* [WHAT YOU HAVE TO DO] Look for the word "several" in the entries and copy every line where it shows up.

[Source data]
========================================================================
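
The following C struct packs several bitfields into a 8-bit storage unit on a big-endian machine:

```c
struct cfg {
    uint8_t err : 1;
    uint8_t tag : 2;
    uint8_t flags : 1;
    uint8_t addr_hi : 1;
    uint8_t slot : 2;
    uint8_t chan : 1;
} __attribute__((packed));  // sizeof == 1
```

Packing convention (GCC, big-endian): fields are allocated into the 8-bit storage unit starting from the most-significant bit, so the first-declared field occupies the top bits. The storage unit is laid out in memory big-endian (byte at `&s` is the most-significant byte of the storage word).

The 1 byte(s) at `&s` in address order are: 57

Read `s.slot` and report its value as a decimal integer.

3

[0]=0x57 (big-endian) → word 0x57
err [7+:1] = (word>>7) & 0x1 = 0
tag [5+:2] = (word>>5) & 0x3 = 2
flags [4+:1] = (word>>4) & 0x1 = 1
addr_hi [3+:1] = (word>>3) & 0x1 = 0
slot [1+:2] = (word>>1) & 0x3 = 3  ←
chan [0+:1] = (word>>0) & 0x1 = 1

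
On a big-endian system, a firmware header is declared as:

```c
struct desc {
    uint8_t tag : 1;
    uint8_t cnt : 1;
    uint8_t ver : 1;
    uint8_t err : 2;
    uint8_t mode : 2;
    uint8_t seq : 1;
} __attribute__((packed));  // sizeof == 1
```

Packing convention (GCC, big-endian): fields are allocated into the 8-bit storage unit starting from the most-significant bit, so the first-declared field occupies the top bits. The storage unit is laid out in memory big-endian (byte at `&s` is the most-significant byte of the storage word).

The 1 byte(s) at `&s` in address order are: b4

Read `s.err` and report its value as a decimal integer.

2

[0]=0xb4 (big-endian) → word 0xb4
tag [7+:1] = (word>>7) & 0x1 = 1
cnt [6+:1] = (word>>6) & 0x1 = 0
ver [5+:1] = (word>>5) & 0x1 = 1
err [3+:2] = (word>>3) & 0x3 = 2  ←
mode [1+:2] = (word>>1) & 0x3 = 2
seq [0+:1] = (word>>0) & 0x1 = 0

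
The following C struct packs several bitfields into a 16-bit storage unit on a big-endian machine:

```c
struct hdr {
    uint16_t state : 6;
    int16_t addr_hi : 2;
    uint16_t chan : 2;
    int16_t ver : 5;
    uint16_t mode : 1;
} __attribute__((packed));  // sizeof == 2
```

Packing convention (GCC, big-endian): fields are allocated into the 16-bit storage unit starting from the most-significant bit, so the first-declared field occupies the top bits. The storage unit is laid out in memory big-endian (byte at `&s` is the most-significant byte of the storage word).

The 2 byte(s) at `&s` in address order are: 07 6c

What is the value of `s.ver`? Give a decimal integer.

-10

[0]=0x07 [1]=0x6c (big-endian) → word 0x076c
state [10+:6] = (word>>10) & 0x3f = 1
addr_hi [8+:2] = (word>>8) & 0x3 = 3
chan [6+:2] = (word>>6) & 0x3 = 1
ver [1+:5] = (word>>1) & 0x1f = 22  ←
mode [0+:1] = (word>>0) & 0x1 = 0
ver signed 5b, MSB=1: 22 - 32 = -10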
========================================================================
* [ANSWER SECTION]
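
The following C struct packs several bitfields into a 8-bit storage unit on a big-endian machine:
The following C struct packs several bitfields into a 16-bit storage unit on a big-endian machine: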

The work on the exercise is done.